[Collected data]

* * * *

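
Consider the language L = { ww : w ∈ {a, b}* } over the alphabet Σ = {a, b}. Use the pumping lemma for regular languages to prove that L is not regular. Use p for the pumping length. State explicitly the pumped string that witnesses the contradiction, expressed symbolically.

a^{p+k} b^p a^p b^p

Toward a contradiction, assume L is regular with pumping length p.
Take w = a^p b^p a^p b^p = uu where u = a^pb^p; then w ∈ L and |w| = 4p ≥ p.
By the pumping lemma, w = xyz with |xy| ≤ p and |y| > 0.
Because |xy| ≤ p and w begins with p copies of a, we have y = a^k with 1 ≤ k ≤ p.
Pump with i = 2: xy^2z = a^{p+k} b^p a^p b^p, of length 4p+k. Suppose this equals vv. The string starts with a and ends with b, so v does too; thus the boundary between the two copies of v is a b→a transition. There is exactly one such transition, at position 2p+k, so |v| = 2p+k and |vv| = 4p+2k ≠ 4p+k since k ≥ 1. So xy^2z ∉ L.
Contradiction. Therefore L is not regular.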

* * * *

What to work on = Return the records given above in their entirety, word for word.

Your solution =
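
Consider the language L = { ww : w ∈ {a, b}* } over the alphabet Σ = {a, b}. Use the pumping lemma for regular languages to prove that L is not regular. Use p for the pumping length. State explicitly the pumped string that witnesses the contradiction, expressed symbolically.

a^{p+k} b^p a^p b^p

Toward a contradiction, assume L is regular with pumping length p.
Take w = a^p b^p a^p b^p = uu where u = a^pb^p; then w ∈ L and |w| = 4p ≥ p.
By the pumping lemma, w = xyz with |xy| ≤ p and |y| > 0.
Because |xy| ≤ p and w begins with p copies of a, we have y = a^k with 1 ≤ k ≤ p.
Pump with i = 2: xy^2z = a^{p+k} b^p a^p b^p, of length 4p+k. Suppose this equals vv. The string starts with a and ends with b, so v does too; thus the boundary between the two copies of v is a b→a transition. There is exactly one such transition, at position 2p+k, so |v| = 2p+k and |vv| = 4p+2k ≠ 4p+k since k ≥ 1. So xy^2z ∉ L.
Contradiction. Therefore L is not regular.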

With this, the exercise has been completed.